Problem statement: Some of the lines below need repeating. Reproduce exactly those between the lines holding "What is -J, if" and "Answer: -975872*I*sqrt(739891)/739891 ≈", inclusive.

(Stored data)
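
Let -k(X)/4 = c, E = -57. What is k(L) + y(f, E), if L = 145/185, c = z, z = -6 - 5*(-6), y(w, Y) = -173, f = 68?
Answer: -269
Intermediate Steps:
z = 24 (z = -6 + 30 = 24)
c = 24
L = 29/37 (L = 145*(1/185) = 29/37 ≈ 0.78378)
k(X) = -96 (k(X) = -4*24 = -96)
k(L) + y(f, E) = -96 - 173 = -269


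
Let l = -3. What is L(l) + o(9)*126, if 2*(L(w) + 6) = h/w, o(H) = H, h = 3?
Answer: 2255/2 ≈ 1127.5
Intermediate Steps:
L(w) = -6 + 3/(2*w) (L(w) = -6 + (3/w)/2 = -6 + 3/(2*w))
L(l) + o(9)*126 = (-6 + (3/2)/(-3)) + 9*126 = (-6 + (3/2)*(-⅓)) + 1134 = (-6 - ½) + 1134 = -13/2 + 1134 = 2255/2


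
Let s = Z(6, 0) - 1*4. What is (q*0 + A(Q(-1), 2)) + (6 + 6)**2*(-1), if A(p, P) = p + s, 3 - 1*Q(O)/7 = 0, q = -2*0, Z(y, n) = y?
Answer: -121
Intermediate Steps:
q = 0
Q(O) = 21 (Q(O) = 21 - 7*0 = 21 + 0 = 21)
s = 2 (s = 6 - 1*4 = 6 - 4 = 2)
A(p, P) = 2 + p (A(p, P) = p + 2 = 2 + p)
(q*0 + A(Q(-1), 2)) + (6 + 6)**2*(-1) = (0*0 + (2 + 21)) + (6 + 6)**2*(-1) = (0 + 23) + 12**2*(-1) = 23 + 144*(-1) = 23 - 144 = -121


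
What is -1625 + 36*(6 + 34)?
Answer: -185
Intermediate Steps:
-1625 + 36*(6 + 34) = -1625 + 36*40 = -1625 + 1440 = -185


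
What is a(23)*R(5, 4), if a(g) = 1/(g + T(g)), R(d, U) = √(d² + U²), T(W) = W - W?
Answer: √41/23 ≈ 0.27840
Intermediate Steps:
T(W) = 0
R(d, U) = √(U² + d²)
a(g) = 1/g (a(g) = 1/(g + 0) = 1/g)
a(23)*R(5, 4) = √(4² + 5²)/23 = √(16 + 25)/23 = √41/23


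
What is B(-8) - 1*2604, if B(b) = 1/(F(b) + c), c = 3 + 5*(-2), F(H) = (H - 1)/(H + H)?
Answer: -268228/103 ≈ -2604.2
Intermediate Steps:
F(H) = (-1 + H)/(2*H) (F(H) = (-1 + H)/((2*H)) = (-1 + H)*(1/(2*H)) = (-1 + H)/(2*H))
c = -7 (c = 3 - 10 = -7)
B(b) = 1/(-7 + (-1 + b)/(2*b)) (B(b) = 1/((-1 + b)/(2*b) - 7) = 1/(-7 + (-1 + b)/(2*b)))
B(-8) - 1*2604 = -2*(-8)/(1 + 13*(-8)) - 1*2604 = -2*(-8)/(1 - 104) - 2604 = -2*(-8)/(-103) - 2604 = -2*(-8)*(-1/103) - 2604 = -16/103 - 2604 = -268228/103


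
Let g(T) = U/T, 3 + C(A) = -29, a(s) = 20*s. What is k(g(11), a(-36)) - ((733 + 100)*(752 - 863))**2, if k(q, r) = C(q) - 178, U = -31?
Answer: -8549406579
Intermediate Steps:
C(A) = -32 (C(A) = -3 - 29 = -32)
g(T) = -31/T
k(q, r) = -210 (k(q, r) = -32 - 178 = -210)
k(g(11), a(-36)) - ((733 + 100)*(752 - 863))**2 = -210 - ((733 + 100)*(752 - 863))**2 = -210 - (833*(-111))**2 = -210 - 1*(-92463)**2 = -210 - 1*8549406369 = -210 - 8549406369 = -8549406579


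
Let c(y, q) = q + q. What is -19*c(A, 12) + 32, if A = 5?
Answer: -424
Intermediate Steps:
c(y, q) = 2*q
-19*c(A, 12) + 32 = -38*12 + 32 = -19*24 + 32 = -456 + 32 = -424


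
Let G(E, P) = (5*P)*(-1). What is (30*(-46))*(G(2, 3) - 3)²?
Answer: -447120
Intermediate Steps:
G(E, P) = -5*P
(30*(-46))*(G(2, 3) - 3)² = (30*(-46))*(-5*3 - 3)² = -1380*(-15 - 3)² = -1380*(-18)² = -1380*324 = -447120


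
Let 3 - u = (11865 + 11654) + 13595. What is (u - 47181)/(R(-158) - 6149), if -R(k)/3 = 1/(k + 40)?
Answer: 9946456/725579 ≈ 13.708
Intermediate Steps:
u = -37111 (u = 3 - ((11865 + 11654) + 13595) = 3 - (23519 + 13595) = 3 - 1*37114 = 3 - 37114 = -37111)
R(k) = -3/(40 + k) (R(k) = -3/(k + 40) = -3/(40 + k))
(u - 47181)/(R(-158) - 6149) = (-37111 - 47181)/(-3/(40 - 158) - 6149) = -84292/(-3/(-118) - 6149) = -84292/(-3*(-1/118) - 6149) = -84292/(3/118 - 6149) = -84292/(-725579/118) = -84292*(-118/725579) = 9946456/725579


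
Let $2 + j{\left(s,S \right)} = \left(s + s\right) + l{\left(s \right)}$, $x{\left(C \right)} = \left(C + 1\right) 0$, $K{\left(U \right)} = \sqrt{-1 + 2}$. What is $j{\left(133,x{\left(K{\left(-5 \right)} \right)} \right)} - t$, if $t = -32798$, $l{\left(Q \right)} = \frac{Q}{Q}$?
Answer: $33063$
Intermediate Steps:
$l{\left(Q \right)} = 1$
$K{\left(U \right)} = 1$ ($K{\left(U \right)} = \sqrt{1} = 1$)
$x{\left(C \right)} = 0$ ($x{\left(C \right)} = \left(1 + C\right) 0 = 0$)
$j{\left(s,S \right)} = -1 + 2 s$ ($j{\left(s,S \right)} = -2 + \left(\left(s + s\right) + 1\right) = -2 + \left(2 s + 1\right) = -2 + \left(1 + 2 s\right) = -1 + 2 s$)
$j{\left(133,x{\left(K{\left(-5 \right)} \right)} \right)} - t = \left(-1 + 2 \cdot 133\right) - -32798 = \left(-1 + 266\right) + 32798 = 265 + 32798 = 33063$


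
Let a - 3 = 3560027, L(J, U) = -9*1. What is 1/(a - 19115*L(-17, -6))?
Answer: 1/3732065 ≈ 2.6795e-7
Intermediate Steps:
L(J, U) = -9
a = 3560030 (a = 3 + 3560027 = 3560030)
1/(a - 19115*L(-17, -6)) = 1/(3560030 - 19115*(-9)) = 1/(3560030 + 172035) = 1/3732065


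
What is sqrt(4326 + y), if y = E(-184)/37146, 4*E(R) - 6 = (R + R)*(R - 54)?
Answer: sqrt(5969937721551)/37146 ≈ 65.777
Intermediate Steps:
E(R) = 3/2 + R*(-54 + R)/2 (E(R) = 3/2 + ((R + R)*(R - 54))/4 = 3/2 + ((2*R)*(-54 + R))/4 = 3/2 + (2*R*(-54 + R))/4 = 3/2 + R*(-54 + R)/2)
y = 43795/74292 (y = (3/2 + (1/2)*(-184)**2 - 27*(-184))/37146 = (3/2 + (1/2)*33856 + 4968)*(1/37146) = (3/2 + 16928 + 4968)*(1/37146) = (43795/2)*(1/37146) = 43795/74292 ≈ 0.58950)
sqrt(4326 + y) = sqrt(4326 + 43795/74292) = sqrt(321430987/74292) = sqrt(5969937721551)/37146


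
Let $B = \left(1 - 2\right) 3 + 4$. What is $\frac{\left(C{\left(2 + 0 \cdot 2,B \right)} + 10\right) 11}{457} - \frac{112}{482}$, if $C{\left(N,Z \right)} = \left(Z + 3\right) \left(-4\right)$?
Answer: $- \frac{41498}{110137} \approx -0.37679$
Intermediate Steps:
$B = 1$ ($B = \left(-1\right) 3 + 4 = -3 + 4 = 1$)
$C{\left(N,Z \right)} = -12 - 4 Z$ ($C{\left(N,Z \right)} = \left(3 + Z\right) \left(-4\right) = -12 - 4 Z$)
$\frac{\left(C{\left(2 + 0 \cdot 2,B \right)} + 10\right) 11}{457} - \frac{112}{482} = \frac{\left(\left(-12 - 4\right) + 10\right) 11}{457} - \frac{112}{482} = \left(\left(-12 - 4\right) + 10\right) 11 \cdot \frac{1}{457} - \frac{56}{241} = \left(-16 + 10\right) 11 \cdot \frac{1}{457} - \frac{56}{241} = \left(-6\right) 11 \cdot \frac{1}{457} - \frac{56}{241} = \left(-66\right) \frac{1}{457} - \frac{56}{241} = - \frac{66}{457} - \frac{56}{241} = - \frac{41498}{110137}$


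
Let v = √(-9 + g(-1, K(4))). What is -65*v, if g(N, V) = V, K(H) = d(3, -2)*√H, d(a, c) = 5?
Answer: -65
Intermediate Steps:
K(H) = 5*√H
v = 1 (v = √(-9 + 5*√4) = √(-9 + 5*2) = √(-9 + 10) = √1 = 1)
-65*v = -65*1 = -65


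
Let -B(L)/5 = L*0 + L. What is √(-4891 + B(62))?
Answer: I*√5201 ≈ 72.118*I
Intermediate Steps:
B(L) = -5*L (B(L) = -5*(L*0 + L) = -5*(0 + L) = -5*L)
√(-4891 + B(62)) = √(-4891 - 5*62) = √(-4891 - 310) = √(-5201) = I*√5201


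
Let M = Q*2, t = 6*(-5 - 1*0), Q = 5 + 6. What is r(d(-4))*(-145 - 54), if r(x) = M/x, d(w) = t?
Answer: 2189/15 ≈ 145.93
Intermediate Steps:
Q = 11
t = -30 (t = 6*(-5 + 0) = 6*(-5) = -30)
d(w) = -30
M = 22 (M = 11*2 = 22)
r(x) = 22/x
r(d(-4))*(-145 - 54) = (22/(-30))*(-145 - 54) = (22*(-1/30))*(-199) = -11/15*(-199) = 2189/15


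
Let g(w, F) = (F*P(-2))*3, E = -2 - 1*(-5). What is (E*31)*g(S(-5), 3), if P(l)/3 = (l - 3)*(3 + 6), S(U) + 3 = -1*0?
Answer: -112995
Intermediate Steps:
S(U) = -3 (S(U) = -3 - 1*0 = -3 + 0 = -3)
E = 3 (E = -2 + 5 = 3)
P(l) = -81 + 27*l (P(l) = 3*((l - 3)*(3 + 6)) = 3*((-3 + l)*9) = 3*(-27 + 9*l) = -81 + 27*l)
g(w, F) = -405*F (g(w, F) = (F*(-81 + 27*(-2)))*3 = (F*(-81 - 54))*3 = (F*(-135))*3 = -135*F*3 = -405*F)
(E*31)*g(S(-5), 3) = (3*31)*(-405*3) = 93*(-1215) = -112995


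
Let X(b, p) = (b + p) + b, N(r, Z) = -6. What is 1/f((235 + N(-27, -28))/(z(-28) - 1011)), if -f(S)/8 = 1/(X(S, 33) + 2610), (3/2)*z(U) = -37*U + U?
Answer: -895519/2712 ≈ -330.21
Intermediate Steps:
X(b, p) = p + 2*b
z(U) = -24*U (z(U) = 2*(-37*U + U)/3 = 2*(-36*U)/3 = -24*U)
f(S) = -8/(2643 + 2*S) (f(S) = -8/((33 + 2*S) + 2610) = -8/(2643 + 2*S))
1/f((235 + N(-27, -28))/(z(-28) - 1011)) = 1/(-8/(2643 + 2*((235 - 6)/(-24*(-28) - 1011)))) = 1/(-8/(2643 + 2*(229/(672 - 1011)))) = 1/(-8/(2643 + 2*(229/(-339)))) = 1/(-8/(2643 + 2*(229*(-1/339)))) = 1/(-8/(2643 + 2*(-229/339))) = 1/(-8/(2643 - 458/339)) = 1/(-8/895519/339) = 1/(-8*339/895519) = 1/(-2712/895519) = -895519/2712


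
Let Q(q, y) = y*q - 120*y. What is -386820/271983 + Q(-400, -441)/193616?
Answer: -521808315/2194177522 ≈ -0.23781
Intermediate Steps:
Q(q, y) = -120*y + q*y (Q(q, y) = q*y - 120*y = -120*y + q*y)
-386820/271983 + Q(-400, -441)/193616 = -386820/271983 - 441*(-120 - 400)/193616 = -386820*1/271983 - 441*(-520)*(1/193616) = -128940/90661 + 229320*(1/193616) = -128940/90661 + 28665/24202 = -521808315/2194177522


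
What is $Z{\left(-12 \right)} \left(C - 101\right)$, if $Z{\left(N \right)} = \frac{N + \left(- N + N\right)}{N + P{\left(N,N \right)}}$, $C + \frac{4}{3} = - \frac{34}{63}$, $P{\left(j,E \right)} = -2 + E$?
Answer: $- \frac{12962}{273} \approx -47.48$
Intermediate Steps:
$C = - \frac{118}{63}$ ($C = - \frac{4}{3} - \frac{34}{63} = - \frac{118}{63} \approx -1.873$)
$Z{\left(N \right)} = \frac{N}{-2 + 2 N}$ ($Z{\left(N \right)} = \frac{N + \left(- N + N\right)}{N + \left(-2 + N\right)} = \frac{N + 0}{-2 + 2 N} = \frac{N}{-2 + 2 N}$)
$Z{\left(-12 \right)} \left(C - 101\right) = \frac{1}{2} \left(-12\right) \frac{1}{-1 - 12} \left(- \frac{118}{63} - 101\right) = \frac{1}{2} \left(-12\right) \frac{1}{-13} \left(- \frac{6481}{63}\right) = \frac{1}{2} \left(-12\right) \left(- \frac{1}{13}\right) \left(- \frac{6481}{63}\right) = \frac{6}{13} \left(- \frac{6481}{63}\right) = - \frac{12962}{273}$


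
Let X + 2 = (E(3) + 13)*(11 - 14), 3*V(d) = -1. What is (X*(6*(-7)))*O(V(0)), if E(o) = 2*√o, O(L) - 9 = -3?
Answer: 10332 + 1512*√3 ≈ 12951.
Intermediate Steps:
V(d) = -⅓ (V(d) = (⅓)*(-1) = -⅓)
O(L) = 6 (O(L) = 9 - 3 = 6)
X = -41 - 6*√3 (X = -2 + (2*√3 + 13)*(11 - 14) = -2 + (13 + 2*√3)*(-3) = -2 + (-39 - 6*√3) = -41 - 6*√3 ≈ -51.392)
(X*(6*(-7)))*O(V(0)) = ((-41 - 6*√3)*(6*(-7)))*6 = ((-41 - 6*√3)*(-42))*6 = (1722 + 252*√3)*6 = 10332 + 1512*√3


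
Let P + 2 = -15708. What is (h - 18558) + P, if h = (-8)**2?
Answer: -34204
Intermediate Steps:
P = -15710 (P = -2 - 15708 = -15710)
h = 64
(h - 18558) + P = (64 - 18558) - 15710 = -18494 - 15710 = -34204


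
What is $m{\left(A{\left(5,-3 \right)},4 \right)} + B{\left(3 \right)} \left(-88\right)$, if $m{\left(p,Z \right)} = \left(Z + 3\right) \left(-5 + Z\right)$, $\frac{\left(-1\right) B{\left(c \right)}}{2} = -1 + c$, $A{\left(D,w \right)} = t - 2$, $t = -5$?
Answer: $345$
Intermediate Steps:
$A{\left(D,w \right)} = -7$ ($A{\left(D,w \right)} = -5 - 2 = -7$)
$B{\left(c \right)} = 2 - 2 c$ ($B{\left(c \right)} = - 2 \left(-1 + c\right) = 2 - 2 c$)
$m{\left(p,Z \right)} = \left(-5 + Z\right) \left(3 + Z\right)$ ($m{\left(p,Z \right)} = \left(3 + Z\right) \left(-5 + Z\right) = \left(-5 + Z\right) \left(3 + Z\right)$)
$m{\left(A{\left(5,-3 \right)},4 \right)} + B{\left(3 \right)} \left(-88\right) = \left(-15 + 4^{2} - 8\right) + \left(2 - 6\right) \left(-88\right) = \left(-15 + 16 - 8\right) + \left(2 - 6\right) \left(-88\right) = -7 - -352 = -7 + 352 = 345$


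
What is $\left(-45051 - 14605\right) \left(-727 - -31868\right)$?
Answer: $-1857747496$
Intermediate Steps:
$\left(-45051 - 14605\right) \left(-727 - -31868\right) = - 59656 \left(-727 + 31868\right) = \left(-59656\right) 31141 = -1857747496$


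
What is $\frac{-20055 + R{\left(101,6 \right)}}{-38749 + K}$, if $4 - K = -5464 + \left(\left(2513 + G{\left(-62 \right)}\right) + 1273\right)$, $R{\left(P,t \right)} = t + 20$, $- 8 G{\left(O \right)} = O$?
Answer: $\frac{80116}{148299} \approx 0.54023$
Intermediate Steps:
$G{\left(O \right)} = - \frac{O}{8}$
$R{\left(P,t \right)} = 20 + t$
$K = \frac{6697}{4}$ ($K = 4 - \left(-5464 + \left(\left(2513 - - \frac{31}{4}\right) + 1273\right)\right) = 4 - \left(-5464 + \left(\left(2513 + \frac{31}{4}\right) + 1273\right)\right) = 4 - \left(-5464 + \left(\frac{10083}{4} + 1273\right)\right) = 4 - \left(-5464 + \frac{15175}{4}\right) = 4 - - \frac{6681}{4} = 4 + \frac{6681}{4} = \frac{6697}{4} \approx 1674.3$)
$\frac{-20055 + R{\left(101,6 \right)}}{-38749 + K} = \frac{-20055 + \left(20 + 6\right)}{-38749 + \frac{6697}{4}} = \frac{-20055 + 26}{- \frac{148299}{4}} = \left(-20029\right) \left(- \frac{4}{148299}\right) = \frac{80116}{148299}$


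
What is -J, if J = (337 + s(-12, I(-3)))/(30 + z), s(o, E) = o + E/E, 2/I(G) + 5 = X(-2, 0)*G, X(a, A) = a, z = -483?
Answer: 326/453 ≈ 0.71965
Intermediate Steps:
I(G) = 2/(-5 - 2*G)
s(o, E) = 1 + o (s(o, E) = o + 1 = 1 + o)
J = -326/453 (J = (337 + (1 - 12))/(30 - 483) = (337 - 11)/(-453) = 326*(-1/453) = -326/453 ≈ -0.71965)
-J = -1*(-326/453) = 326/453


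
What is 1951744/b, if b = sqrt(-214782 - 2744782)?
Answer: -975872*I*sqrt(739891)/739891 ≈ -1134.5*I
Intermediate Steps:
b = 2*I*sqrt(739891) (b = sqrt(-2959564) = 2*I*sqrt(739891) ≈ 1720.3*I)
1951744/b = 1951744/((2*I*sqrt(739891))) = 1951744*(-I*sqrt(739891)/1479782) = -975872*I*sqrt(739891)/739891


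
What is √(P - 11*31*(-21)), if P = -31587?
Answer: 3*I*√2714 ≈ 156.29*I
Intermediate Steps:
√(P - 11*31*(-21)) = √(-31587 - 11*31*(-21)) = √(-31587 - 341*(-21)) = √(-31587 + 7161) = √(-24426) = 3*I*√2714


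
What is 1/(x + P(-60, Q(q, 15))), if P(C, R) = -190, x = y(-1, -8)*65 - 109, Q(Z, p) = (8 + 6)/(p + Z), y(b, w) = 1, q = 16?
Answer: -1/234 ≈ -0.0042735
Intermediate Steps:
Q(Z, p) = 14/(Z + p)
x = -44 (x = 1*65 - 109 = 65 - 109 = -44)
1/(x + P(-60, Q(q, 15))) = 1/(-44 - 190) = 1/(-234) = -1/234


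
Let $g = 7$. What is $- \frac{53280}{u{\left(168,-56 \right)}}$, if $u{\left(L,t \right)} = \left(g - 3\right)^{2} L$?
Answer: $- \frac{555}{28} \approx -19.821$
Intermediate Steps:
$u{\left(L,t \right)} = 16 L$ ($u{\left(L,t \right)} = \left(7 - 3\right)^{2} L = 4^{2} L = 16 L$)
$- \frac{53280}{u{\left(168,-56 \right)}} = - \frac{53280}{16 \cdot 168} = - \frac{53280}{2688} = \left(-53280\right) \frac{1}{2688} = - \frac{555}{28}$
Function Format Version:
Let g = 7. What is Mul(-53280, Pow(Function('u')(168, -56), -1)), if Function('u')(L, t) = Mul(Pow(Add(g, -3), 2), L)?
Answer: Rational(-555, 28) ≈ -19.821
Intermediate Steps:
Function('u')(L, t) = Mul(16, L) (Function('u')(L, t) = Mul(Pow(Add(7, -3), 2), L) = Mul(Pow(4, 2), L) = Mul(16, L))
Mul(-53280, Pow(Function('u')(168, -56), -1)) = Mul(-53280, Pow(Mul(16, 168), -1)) = Mul(-53280, Pow(2688, -1)) = Mul(-53280, Rational(1, 2688)) = Rational(-555, 28)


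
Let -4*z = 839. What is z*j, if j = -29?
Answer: 24331/4 ≈ 6082.8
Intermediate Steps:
z = -839/4 (z = -1/4*839 = -839/4 ≈ -209.75)
z*j = -839/4*(-29) = 24331/4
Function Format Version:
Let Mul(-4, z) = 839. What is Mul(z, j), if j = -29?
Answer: Rational(24331, 4) ≈ 6082.8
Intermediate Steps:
z = Rational(-839, 4) (z = Mul(Rational(-1, 4), 839) = Rational(-839, 4) ≈ -209.75)
Mul(z, j) = Mul(Rational(-839, 4), -29) = Rational(24331, 4)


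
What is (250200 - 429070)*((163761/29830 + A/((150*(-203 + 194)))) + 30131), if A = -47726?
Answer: -114385969760339/21195 ≈ -5.3968e+9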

Completed exercise:
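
What is -J, if J = (337 + s(-12, I(-3)))/(30 + z), s(o, E) = o + E/E, 2/I(G) + 5 = X(-2, 0)*G, X(a, A) = a, z = -483?
Answer: 326/453 ≈ 0.71965
Intermediate Steps:
I(G) = 2/(-5 - 2*G)
s(o, E) = 1 + o (s(o, E) = o + 1 = 1 + o)
J = -326/453 (J = (337 + (1 - 12))/(30 - 483) = (337 - 11)/(-453) = 326*(-1/453) = -326/453 ≈ -0.71965)
-J = -1*(-326/453) = 326/453


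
What is 1951744/b, if b = sqrt(-214782 - 2744782)?
Answer: -975872*I*sqrt(739891)/739891 ≈ -1134.5*I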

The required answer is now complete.